Dataset excerpts |
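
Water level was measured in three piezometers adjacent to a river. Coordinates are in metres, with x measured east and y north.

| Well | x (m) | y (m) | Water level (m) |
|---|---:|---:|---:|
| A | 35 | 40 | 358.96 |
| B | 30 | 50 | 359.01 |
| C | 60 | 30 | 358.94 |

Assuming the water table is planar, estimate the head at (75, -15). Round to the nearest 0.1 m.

With h = a·x + b·y + c and A as origin, the differences give:
  (-5)·a + 10·b = +0.05
  25·a + (-10)·b = -0.02
Eliminate b (×(-10) and ×10, subtract): -200·a = -0.300 → a = ∂h/∂x = +0.001500
Back-substitute: b = ∂h/∂y = +0.005750.
h(75, -15) = 358.96 + (+0.001500)·(40) + (+0.005750)·(-55) = 358.96 +0.060 -0.316 = 358.704 m.

358.7 m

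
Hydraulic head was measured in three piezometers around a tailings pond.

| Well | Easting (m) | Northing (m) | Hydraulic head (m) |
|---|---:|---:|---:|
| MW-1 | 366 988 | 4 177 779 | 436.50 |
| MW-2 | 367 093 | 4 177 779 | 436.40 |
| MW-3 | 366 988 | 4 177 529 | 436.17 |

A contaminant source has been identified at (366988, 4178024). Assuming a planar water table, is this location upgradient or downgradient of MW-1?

∂h/∂x = (436.40 − 436.50) / (367093 − 366988) = -0.0009524
∂h/∂y = (436.17 − 436.50) / (4177529 − 4177779) = +0.001320
Head at (366988, 4178024) = 436.50 + (-0.0009524)·(0) + (+0.001320)·(245) = 436.82 m.
That is higher than the 436.50 m at MW-1, so the point is upgradient.

upgradient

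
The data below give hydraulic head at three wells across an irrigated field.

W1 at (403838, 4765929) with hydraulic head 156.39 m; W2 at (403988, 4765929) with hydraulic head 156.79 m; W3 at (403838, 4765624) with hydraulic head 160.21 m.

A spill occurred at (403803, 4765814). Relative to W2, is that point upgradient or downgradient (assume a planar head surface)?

upgradient

∂h/∂x = (156.79 − 156.39) / (403988 − 403838) = +0.002667
∂h/∂y = (160.21 − 156.39) / (4765624 − 4765929) = -0.01252
Head at (403803, 4765814) = 156.39 + (+0.002667)·(-35) + (-0.01252)·(-115) = 157.74 m.
That is higher than the 156.79 m at W2, so the point is upgradient.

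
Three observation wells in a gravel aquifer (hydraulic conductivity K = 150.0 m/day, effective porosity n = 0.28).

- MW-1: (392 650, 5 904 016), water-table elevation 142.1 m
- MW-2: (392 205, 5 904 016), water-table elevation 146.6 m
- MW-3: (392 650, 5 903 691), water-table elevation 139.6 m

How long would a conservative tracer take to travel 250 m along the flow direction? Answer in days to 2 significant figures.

37 days

∂h/∂x = (146.6 − 142.1) / (392205 − 392650) = -0.01011
∂h/∂y = (139.6 − 142.1) / (5903691 − 5904016) = +0.007692
|∇h| = √(-0.01011² + 0.007692²) = 0.0127
Seepage velocity v = K·i/n = 150.0 × 0.0127 / 0.28 = 6.804 m/day.
t = 250 / 6.804 = 36.74 days.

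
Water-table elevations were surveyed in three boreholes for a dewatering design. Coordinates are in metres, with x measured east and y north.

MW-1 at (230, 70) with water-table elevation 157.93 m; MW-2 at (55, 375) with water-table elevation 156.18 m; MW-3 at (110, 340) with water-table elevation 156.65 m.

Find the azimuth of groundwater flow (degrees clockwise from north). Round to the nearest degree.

With h = a·x + b·y + c and MW-1 as origin, the differences give:
  (-175)·a + 305·b = -1.75
  (-120)·a + 270·b = -1.28
Eliminate b (×270 and ×305, subtract): -10650·a = -82.100 → a = ∂h/∂x = +0.007709
Back-substitute: b = ∂h/∂y = -0.001315.
Flow direction (−∇h) has components (-0.007709 E, +0.001315 N).
Azimuth = atan2(E, N) = atan2(-0.007709, +0.001315) = 279.7° ≈ 280°.

280°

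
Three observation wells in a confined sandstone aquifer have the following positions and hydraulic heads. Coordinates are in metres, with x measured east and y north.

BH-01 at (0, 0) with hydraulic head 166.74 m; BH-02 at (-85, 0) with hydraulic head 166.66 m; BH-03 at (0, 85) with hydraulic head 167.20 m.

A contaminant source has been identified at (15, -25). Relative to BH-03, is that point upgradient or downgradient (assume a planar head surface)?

∂h/∂x = (166.66 − 166.74) / (-85 − 0) = +0.0009412
∂h/∂y = (167.20 − 166.74) / (85 − 0) = +0.005412
Head at (15, -25) = 166.74 + (+0.0009412)·(15) + (+0.005412)·(-25) = 166.62 m.
That is lower than the 167.20 m at BH-03, so the point is downgradient.

downgradient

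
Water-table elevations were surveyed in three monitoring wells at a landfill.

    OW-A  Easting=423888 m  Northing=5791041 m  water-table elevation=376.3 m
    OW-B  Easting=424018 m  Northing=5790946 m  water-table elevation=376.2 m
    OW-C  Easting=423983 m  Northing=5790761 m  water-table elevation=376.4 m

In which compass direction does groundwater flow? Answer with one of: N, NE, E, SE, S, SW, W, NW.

NE

Taking OW-A as reference: OW-B−OW-A = (130, -95, -0.1); OW-C−OW-A = (95, -280, +0.1).
Solve a·Δx + b·Δy = Δh: det = 130·(-280) − 95·(-95) = -27375.
∂h/∂x = [(-0.1)·(-280) − (+0.1)·(-95)] / -27375 = -0.001370
∂h/∂y = [130·(+0.1) − 95·(-0.1)] / -27375 = -0.0008219
Flow = −∇h = (+0.001370 east, +0.0008219 north), which points northeast.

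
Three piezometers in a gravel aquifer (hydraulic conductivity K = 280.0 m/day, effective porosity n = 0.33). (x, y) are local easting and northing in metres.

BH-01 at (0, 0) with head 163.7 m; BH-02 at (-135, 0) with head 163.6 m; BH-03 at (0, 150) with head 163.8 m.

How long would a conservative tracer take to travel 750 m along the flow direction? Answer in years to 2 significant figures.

∂h/∂x = (163.6 − 163.7) / (-135 − 0) = +0.0007407
∂h/∂y = (163.8 − 163.7) / (150 − 0) = +0.0006667
|∇h| = √(0.0007407² + 0.0006667²) = 0.0009966
Seepage velocity v = K·i/n = 280.0 × 0.0009966 / 0.33 = 0.8456 m/day.
t = 750 / 0.8456 = 886.9 days = 2.43 years.

2.4 years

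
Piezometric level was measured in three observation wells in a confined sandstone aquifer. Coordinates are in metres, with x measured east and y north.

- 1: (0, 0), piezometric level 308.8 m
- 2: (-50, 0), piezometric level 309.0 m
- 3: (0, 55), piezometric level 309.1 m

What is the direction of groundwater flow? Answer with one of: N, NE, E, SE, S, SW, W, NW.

SE

∂h/∂x = (309.0 − 308.8) / (-50 − 0) = -0.004000
∂h/∂y = (309.1 − 308.8) / (55 − 0) = +0.005455
Flow = −∇h = (+0.004000 east, -0.005455 north), which points southeast.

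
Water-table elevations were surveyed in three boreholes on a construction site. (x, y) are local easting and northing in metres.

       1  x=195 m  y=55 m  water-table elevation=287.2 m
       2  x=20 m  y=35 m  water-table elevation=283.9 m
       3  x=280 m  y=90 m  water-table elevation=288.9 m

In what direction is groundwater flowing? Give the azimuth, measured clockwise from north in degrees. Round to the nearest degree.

Three-point gradient (reference 1): Δ to 2 = (-175, -20, -3.3), Δ to 3 = (85, 35, +1.7).
∂h/∂x = +0.01842, ∂h/∂y = +0.003842 (det = -4425).
Flow direction (−∇h) has components (-0.01842 E, -0.003842 N).
Azimuth = atan2(E, N) = atan2(-0.01842, -0.003842) = 258.2° ≈ 258°.

258°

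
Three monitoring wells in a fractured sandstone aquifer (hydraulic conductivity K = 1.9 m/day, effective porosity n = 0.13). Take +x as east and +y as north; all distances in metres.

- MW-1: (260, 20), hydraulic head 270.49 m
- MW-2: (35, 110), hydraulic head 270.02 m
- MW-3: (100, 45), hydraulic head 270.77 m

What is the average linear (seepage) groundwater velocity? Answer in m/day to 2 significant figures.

Differences from MW-1: to MW-2 (Δx, Δy, Δh) = (-225, 90, -0.47); to MW-3 = (-160, 25, +0.28).
Solve a·Δx + b·Δy = Δh: det = (-225)·25 − (-160)·90 = 8775.
∂h/∂x = [(-0.47)·25 − (+0.28)·90] / 8775 = -0.004211
∂h/∂y = [(-225)·(+0.28) − (-160)·(-0.47)] / 8775 = -0.01575
|∇h| = √(-0.004211² + -0.01575²) = 0.0163
Seepage velocity v = K·i/n = 1.9 × 0.0163 / 0.13 = 0.2382 m/day.

0.24 m/day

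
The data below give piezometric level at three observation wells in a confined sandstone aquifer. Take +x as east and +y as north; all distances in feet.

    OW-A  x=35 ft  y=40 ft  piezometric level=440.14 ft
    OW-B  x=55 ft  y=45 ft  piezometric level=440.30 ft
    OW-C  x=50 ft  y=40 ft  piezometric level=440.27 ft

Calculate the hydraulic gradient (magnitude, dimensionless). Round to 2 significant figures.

0.0091

With h = a·x + b·y + c and OW-A as origin, the differences give:
  20·a + 5·b = +0.16
  15·a + 0·b = +0.13
Eliminate b (×0 and ×5, subtract): -75·a = -0.650 → a = ∂h/∂x = +0.008667
Back-substitute: b = ∂h/∂y = -0.002667.
|∇h| = √(0.008667² + -0.002667²) = 0.009068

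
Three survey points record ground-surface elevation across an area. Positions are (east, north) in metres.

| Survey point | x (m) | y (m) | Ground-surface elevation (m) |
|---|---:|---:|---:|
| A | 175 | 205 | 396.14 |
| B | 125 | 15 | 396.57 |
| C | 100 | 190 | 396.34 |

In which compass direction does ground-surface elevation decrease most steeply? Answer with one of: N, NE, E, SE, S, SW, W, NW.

NE

With z = a·x + b·y + c and A as origin, the differences give:
  (-50)·a + (-190)·b = +0.43
  (-75)·a + (-15)·b = +0.20
Eliminate b (×(-15) and ×(-190), subtract): -13500·a = 31.550 → a = ∂z/∂x = -0.002337
Back-substitute: b = ∂z/∂y = -0.001648.
Steepest decrease is along −∇f = (+0.002337 E, +0.001648 N) → northeast.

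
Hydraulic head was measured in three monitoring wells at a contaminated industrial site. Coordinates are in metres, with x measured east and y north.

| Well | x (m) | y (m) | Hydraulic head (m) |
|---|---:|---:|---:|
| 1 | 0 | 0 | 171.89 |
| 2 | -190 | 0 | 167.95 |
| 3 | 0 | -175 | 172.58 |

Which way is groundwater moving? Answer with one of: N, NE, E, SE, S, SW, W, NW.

∂h/∂x = (167.95 − 171.89) / (-190 − 0) = +0.02074
∂h/∂y = (172.58 − 171.89) / (-175 − 0) = -0.003943
Flow = −∇h = (-0.02074 east, +0.003943 north), which points west.

W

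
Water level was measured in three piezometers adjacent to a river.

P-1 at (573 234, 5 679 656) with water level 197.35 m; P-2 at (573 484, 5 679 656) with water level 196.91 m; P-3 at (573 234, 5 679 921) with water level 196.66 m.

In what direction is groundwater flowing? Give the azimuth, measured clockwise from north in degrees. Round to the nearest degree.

034°

∂h/∂x = (196.91 − 197.35) / (573484 − 573234) = -0.001760
∂h/∂y = (196.66 − 197.35) / (5679921 − 5679656) = -0.002604
Flow direction (−∇h) has components (+0.001760 E, +0.002604 N).
Azimuth = atan2(E, N) = atan2(+0.001760, +0.002604) = 34.1° ≈ 034°.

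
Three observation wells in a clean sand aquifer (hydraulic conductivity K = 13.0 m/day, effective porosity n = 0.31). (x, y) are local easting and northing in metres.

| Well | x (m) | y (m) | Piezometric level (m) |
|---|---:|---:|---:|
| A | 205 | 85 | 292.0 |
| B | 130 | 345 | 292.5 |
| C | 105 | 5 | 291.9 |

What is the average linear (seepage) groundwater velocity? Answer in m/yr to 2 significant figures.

Differences from A: to B (Δx, Δy, Δh) = (-75, 260, +0.5); to C = (-100, -80, -0.1).
Solve a·Δx + b·Δy = Δh: det = (-75)·(-80) − (-100)·260 = 32000.
∂h/∂x = [(+0.5)·(-80) − (-0.1)·260] / 32000 = -0.0004375
∂h/∂y = [(-75)·(-0.1) − (-100)·(+0.5)] / 32000 = +0.001797
|∇h| = √(-0.0004375² + 0.001797²) = 0.001849
Seepage velocity v = K·i/n = 13.0 × 0.001849 / 0.31 = 0.07754 m/day = 28.32 m/yr.

28 m/yr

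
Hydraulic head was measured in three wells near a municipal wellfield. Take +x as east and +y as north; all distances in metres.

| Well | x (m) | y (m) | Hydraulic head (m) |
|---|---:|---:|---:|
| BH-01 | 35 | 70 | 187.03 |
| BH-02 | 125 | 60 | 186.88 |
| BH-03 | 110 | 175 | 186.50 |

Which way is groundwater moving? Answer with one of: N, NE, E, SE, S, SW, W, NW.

NE

With h = a·x + b·y + c and BH-01 as origin, the differences give:
  90·a + (-10)·b = -0.15
  75·a + 105·b = -0.53
Eliminate b (×105 and ×(-10), subtract): 10200·a = -21.050 → a = ∂h/∂x = -0.002064
Back-substitute: b = ∂h/∂y = -0.003574.
Flow = −∇h = (+0.002064 east, +0.003574 north), which points northeast.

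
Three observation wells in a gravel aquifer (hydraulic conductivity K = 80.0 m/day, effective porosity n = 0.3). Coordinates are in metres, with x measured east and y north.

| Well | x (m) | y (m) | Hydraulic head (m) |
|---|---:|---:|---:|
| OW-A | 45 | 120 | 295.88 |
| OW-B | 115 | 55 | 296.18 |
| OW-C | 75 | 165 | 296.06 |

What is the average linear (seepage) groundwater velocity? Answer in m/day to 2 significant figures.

Three-point gradient (reference OW-A): Δ to OW-B = (70, -65, +0.30), Δ to OW-C = (30, 45, +0.18).
∂h/∂x = +0.004941, ∂h/∂y = +0.0007059 (det = 5100).
|∇h| = √(0.004941² + 0.0007059²) = 0.004991
Seepage velocity v = K·i/n = 80.0 × 0.004991 / 0.3 = 1.331 m/day.

1.3 m/day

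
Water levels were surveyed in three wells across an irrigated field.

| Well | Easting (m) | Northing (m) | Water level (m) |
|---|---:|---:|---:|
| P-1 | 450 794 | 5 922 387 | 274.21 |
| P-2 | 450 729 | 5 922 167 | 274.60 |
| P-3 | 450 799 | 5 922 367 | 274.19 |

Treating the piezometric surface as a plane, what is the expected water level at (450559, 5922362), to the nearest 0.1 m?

Differences from P-1: to P-2 (Δx, Δy, Δh) = (-65, -220, +0.39); to P-3 = (5, -20, -0.02).
Determinant of the coordinate differences = (-65)·(-20) − 5·(-220) = 2400.
∂h/∂x = [(+0.39)·(-20) − (-0.02)·(-220)] / 2400 = -0.005083
∂h/∂y = [(-65)·(-0.02) − 5·(+0.39)] / 2400 = -0.0002708
h(450559, 5922362) = 274.21 + (-0.005083)·(-235) + (-0.0002708)·(-25) = 274.21 +1.195 +0.007 = 275.411 m.

275.4 m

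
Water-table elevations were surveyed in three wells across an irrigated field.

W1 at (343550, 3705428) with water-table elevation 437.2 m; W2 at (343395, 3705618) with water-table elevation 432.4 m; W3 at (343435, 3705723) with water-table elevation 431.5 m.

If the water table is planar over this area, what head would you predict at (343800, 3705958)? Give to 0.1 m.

Three-point gradient (reference W1): Δ to W2 = (-155, 190, -4.8), Δ to W3 = (-115, 295, -5.7).
∂h/∂x = +0.01395, ∂h/∂y = -0.01388 (det = -23875).
h(343800, 3705958) = 437.2 + (+0.01395)·(250) + (-0.01388)·(530) = 437.2 +3.487 -7.359 = 433.328 m.

433.3 m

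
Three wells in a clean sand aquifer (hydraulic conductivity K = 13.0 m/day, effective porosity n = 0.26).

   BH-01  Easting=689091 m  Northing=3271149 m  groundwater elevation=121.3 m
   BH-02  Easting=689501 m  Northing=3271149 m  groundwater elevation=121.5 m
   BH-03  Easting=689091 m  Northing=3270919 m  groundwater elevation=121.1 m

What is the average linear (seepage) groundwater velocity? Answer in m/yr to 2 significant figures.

18 m/yr

∂h/∂x = (121.5 − 121.3) / (689501 − 689091) = +0.0004878
∂h/∂y = (121.1 − 121.3) / (3270919 − 3271149) = +0.0008696
|∇h| = √(0.0004878² + 0.0008696²) = 0.0009971
Seepage velocity v = K·i/n = 13.0 × 0.0009971 / 0.26 = 0.04985 m/day = 18.21 m/yr.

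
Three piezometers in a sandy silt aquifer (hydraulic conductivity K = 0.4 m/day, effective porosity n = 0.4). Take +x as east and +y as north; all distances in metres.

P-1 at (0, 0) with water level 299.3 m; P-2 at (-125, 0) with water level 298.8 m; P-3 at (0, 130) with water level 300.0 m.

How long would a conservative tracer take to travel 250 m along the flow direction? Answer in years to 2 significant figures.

100 years

∂h/∂x = (298.8 − 299.3) / (-125 − 0) = +0.004000
∂h/∂y = (300.0 − 299.3) / (130 − 0) = +0.005385
|∇h| = √(0.004000² + 0.005385²) = 0.006708
Seepage velocity v = K·i/n = 0.4 × 0.006708 / 0.4 = 0.006708 m/day.
t = 250 / 0.006708 = 3.727e+04 days = 102 years.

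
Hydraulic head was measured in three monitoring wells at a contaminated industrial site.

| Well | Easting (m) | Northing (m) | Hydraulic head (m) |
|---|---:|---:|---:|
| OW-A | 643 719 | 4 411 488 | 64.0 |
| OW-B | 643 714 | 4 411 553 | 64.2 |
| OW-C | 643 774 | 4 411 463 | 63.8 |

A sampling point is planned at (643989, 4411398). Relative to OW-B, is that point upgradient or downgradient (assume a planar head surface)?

With h = a·x + b·y + c and OW-A as origin, the differences give:
  (-5)·a + 65·b = +0.2
  55·a + (-25)·b = -0.2
Eliminate b (×(-25) and ×65, subtract): -3450·a = 8.00 → a = ∂h/∂x = -0.002319
Back-substitute: b = ∂h/∂y = +0.002899.
Head at (643989, 4411398) = 64.0 + (-0.002319)·(270) + (+0.002899)·(-90) = 63.11 m.
That is lower than the 64.2 m at OW-B, so the point is downgradient.

downgradient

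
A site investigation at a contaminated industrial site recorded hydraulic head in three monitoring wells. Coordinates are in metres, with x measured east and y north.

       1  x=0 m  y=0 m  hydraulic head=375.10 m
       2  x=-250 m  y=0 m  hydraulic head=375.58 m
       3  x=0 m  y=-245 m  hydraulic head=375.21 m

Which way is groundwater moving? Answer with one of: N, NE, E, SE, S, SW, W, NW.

∂h/∂x = (375.58 − 375.10) / (-250 − 0) = -0.001920
∂h/∂y = (375.21 − 375.10) / (-245 − 0) = -0.0004490
Flow = −∇h = (+0.001920 east, +0.0004490 north), which points east.

E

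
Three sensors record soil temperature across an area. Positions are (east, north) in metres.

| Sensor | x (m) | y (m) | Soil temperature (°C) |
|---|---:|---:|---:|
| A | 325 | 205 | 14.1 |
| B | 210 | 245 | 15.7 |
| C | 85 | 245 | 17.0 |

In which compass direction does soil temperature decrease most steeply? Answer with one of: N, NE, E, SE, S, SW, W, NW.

SE

Differences from A: to B (Δx, Δy, Δh) = (-115, 40, +1.6); to C = (-240, 40, +2.9).
Solve a·Δx + b·Δy = ΔT: det = (-115)·40 − (-240)·40 = 5000.
∂T/∂x = [(+1.6)·40 − (+2.9)·40] / 5000 = -0.01040
∂T/∂y = [(-115)·(+2.9) − (-240)·(+1.6)] / 5000 = +0.01010
Steepest decrease is along −∇f = (+0.01040 E, -0.01010 N) → southeast.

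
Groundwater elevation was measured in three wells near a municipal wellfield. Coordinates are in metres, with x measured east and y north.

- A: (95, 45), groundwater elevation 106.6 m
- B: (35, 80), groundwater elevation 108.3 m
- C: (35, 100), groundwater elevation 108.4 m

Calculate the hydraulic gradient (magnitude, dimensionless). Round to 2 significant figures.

0.026

Differences from A: to B (Δx, Δy, Δh) = (-60, 35, +1.7); to C = (-60, 55, +1.8).
Determinant of the coordinate differences = (-60)·55 − (-60)·35 = -1200.
∂h/∂x = [(+1.7)·55 − (+1.8)·35] / -1200 = -0.02542
∂h/∂y = [(-60)·(+1.8) − (-60)·(+1.7)] / -1200 = +0.005000
|∇h| = √(-0.02542² + 0.005000²) = 0.02591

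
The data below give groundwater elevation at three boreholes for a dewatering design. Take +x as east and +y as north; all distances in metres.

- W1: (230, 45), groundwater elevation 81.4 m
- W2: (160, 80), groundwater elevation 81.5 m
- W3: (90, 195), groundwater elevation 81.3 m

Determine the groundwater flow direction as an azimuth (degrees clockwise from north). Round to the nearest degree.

Differences from W1: to W2 (Δx, Δy, Δh) = (-70, 35, +0.1); to W3 = (-140, 150, -0.1).
Solve a·Δx + b·Δy = Δh: det = (-70)·150 − (-140)·35 = -5600.
∂h/∂x = [(+0.1)·150 − (-0.1)·35] / -5600 = -0.003304
∂h/∂y = [(-70)·(-0.1) − (-140)·(+0.1)] / -5600 = -0.003750
Flow direction (−∇h) has components (+0.003304 E, +0.003750 N).
Azimuth = atan2(E, N) = atan2(+0.003304, +0.003750) = 41.4° ≈ 041°.

041°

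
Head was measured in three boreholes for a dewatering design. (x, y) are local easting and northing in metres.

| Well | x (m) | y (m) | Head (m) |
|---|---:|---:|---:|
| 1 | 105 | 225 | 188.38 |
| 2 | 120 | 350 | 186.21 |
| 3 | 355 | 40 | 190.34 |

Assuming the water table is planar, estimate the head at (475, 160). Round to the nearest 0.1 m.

With h = a·x + b·y + c and 1 as origin, the differences give:
  15·a + 125·b = -2.17
  250·a + (-185)·b = +1.96
Eliminate b (×(-185) and ×125, subtract): -34025·a = 156.450 → a = ∂h/∂x = -0.004598
Back-substitute: b = ∂h/∂y = -0.01681.
h(475, 160) = 188.38 + (-0.004598)·(370) + (-0.01681)·(-65) = 188.38 -1.701 +1.093 = 187.771 m.

187.8 m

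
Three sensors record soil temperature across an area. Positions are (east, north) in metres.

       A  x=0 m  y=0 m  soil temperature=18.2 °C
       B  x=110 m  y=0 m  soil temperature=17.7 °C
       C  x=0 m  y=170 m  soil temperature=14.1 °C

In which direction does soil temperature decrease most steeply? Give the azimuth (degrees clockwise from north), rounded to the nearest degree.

∂T/∂x = (17.7 − 18.2) / (110 − 0) = -0.004545
∂T/∂y = (14.1 − 18.2) / (170 − 0) = -0.02412
Steepest decrease is along −∇f: components (+0.004545 E, +0.02412 N).
Azimuth = atan2(+0.004545, +0.02412) = 10.7° ≈ 011°.

011°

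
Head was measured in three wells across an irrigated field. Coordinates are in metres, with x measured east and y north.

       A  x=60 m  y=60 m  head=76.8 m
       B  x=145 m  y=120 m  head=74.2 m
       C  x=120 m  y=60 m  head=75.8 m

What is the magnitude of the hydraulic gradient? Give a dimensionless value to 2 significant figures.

0.026

Taking A as reference: B−A = (85, 60, -2.6); C−A = (60, 0, -1.0).
Determinant of the coordinate differences = 85·0 − 60·60 = -3600.
∂h/∂x = [(-2.6)·0 − (-1.0)·60] / -3600 = -0.01667
∂h/∂y = [85·(-1.0) − 60·(-2.6)] / -3600 = -0.01972
|∇h| = √(-0.01667² + -0.01972²) = 0.02582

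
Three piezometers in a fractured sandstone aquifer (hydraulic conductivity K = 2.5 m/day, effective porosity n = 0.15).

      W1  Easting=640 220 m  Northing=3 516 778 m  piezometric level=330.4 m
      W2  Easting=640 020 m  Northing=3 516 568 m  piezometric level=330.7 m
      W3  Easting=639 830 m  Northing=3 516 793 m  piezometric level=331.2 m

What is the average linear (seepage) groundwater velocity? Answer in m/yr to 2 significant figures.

13 m/yr

Taking W1 as reference: W2−W1 = (-200, -210, +0.3); W3−W1 = (-390, 15, +0.8).
Solve a·Δx + b·Δy = Δh: det = (-200)·15 − (-390)·(-210) = -84900.
∂h/∂x = [(+0.3)·15 − (+0.8)·(-210)] / -84900 = -0.002032
∂h/∂y = [(-200)·(+0.8) − (-390)·(+0.3)] / -84900 = +0.0005065
|∇h| = √(-0.002032² + 0.0005065²) = 0.002094
Seepage velocity v = K·i/n = 2.5 × 0.002094 / 0.15 = 0.0349 m/day = 12.75 m/yr.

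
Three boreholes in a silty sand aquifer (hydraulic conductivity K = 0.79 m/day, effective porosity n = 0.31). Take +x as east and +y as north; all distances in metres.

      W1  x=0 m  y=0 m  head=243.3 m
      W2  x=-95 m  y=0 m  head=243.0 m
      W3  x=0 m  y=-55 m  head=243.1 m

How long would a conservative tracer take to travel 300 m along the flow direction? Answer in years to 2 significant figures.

∂h/∂x = (243.0 − 243.3) / (-95 − 0) = +0.003158
∂h/∂y = (243.1 − 243.3) / (-55 − 0) = +0.003636
|∇h| = √(0.003158² + 0.003636²) = 0.004816
Seepage velocity v = K·i/n = 0.79 × 0.004816 / 0.31 = 0.01227 m/day.
t = 300 / 0.01227 = 2.445e+04 days = 66.9 years.

67 years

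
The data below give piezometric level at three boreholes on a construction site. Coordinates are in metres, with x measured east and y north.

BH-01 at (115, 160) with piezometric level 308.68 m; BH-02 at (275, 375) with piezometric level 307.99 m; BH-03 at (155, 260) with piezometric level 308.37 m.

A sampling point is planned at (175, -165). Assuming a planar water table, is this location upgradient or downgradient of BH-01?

With h = a·x + b·y + c and BH-01 as origin, the differences give:
  160·a + 215·b = -0.69
  40·a + 100·b = -0.31
Eliminate b (×100 and ×215, subtract): 7400·a = -2.350 → a = ∂h/∂x = -0.0003176
Back-substitute: b = ∂h/∂y = -0.002973.
Head at (175, -165) = 308.68 + (-0.0003176)·(60) + (-0.002973)·(-325) = 309.63 m.
That is higher than the 308.68 m at BH-01, so the point is upgradient.

upgradient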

WHAT TO DO | Looking back over the data above, restate word for word the lines that begin at the line with "- MW-2: (35, 110), hydraulic head 270.02 m" and end at the line with "- MW-3: (100, 45), hydraulic head 270.77 m", inclusive.

EXERCISE ANSWER |
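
- MW-2: (35, 110), hydraulic head 270.02 m
- MW-3: (100, 45), hydraulic head 270.77 m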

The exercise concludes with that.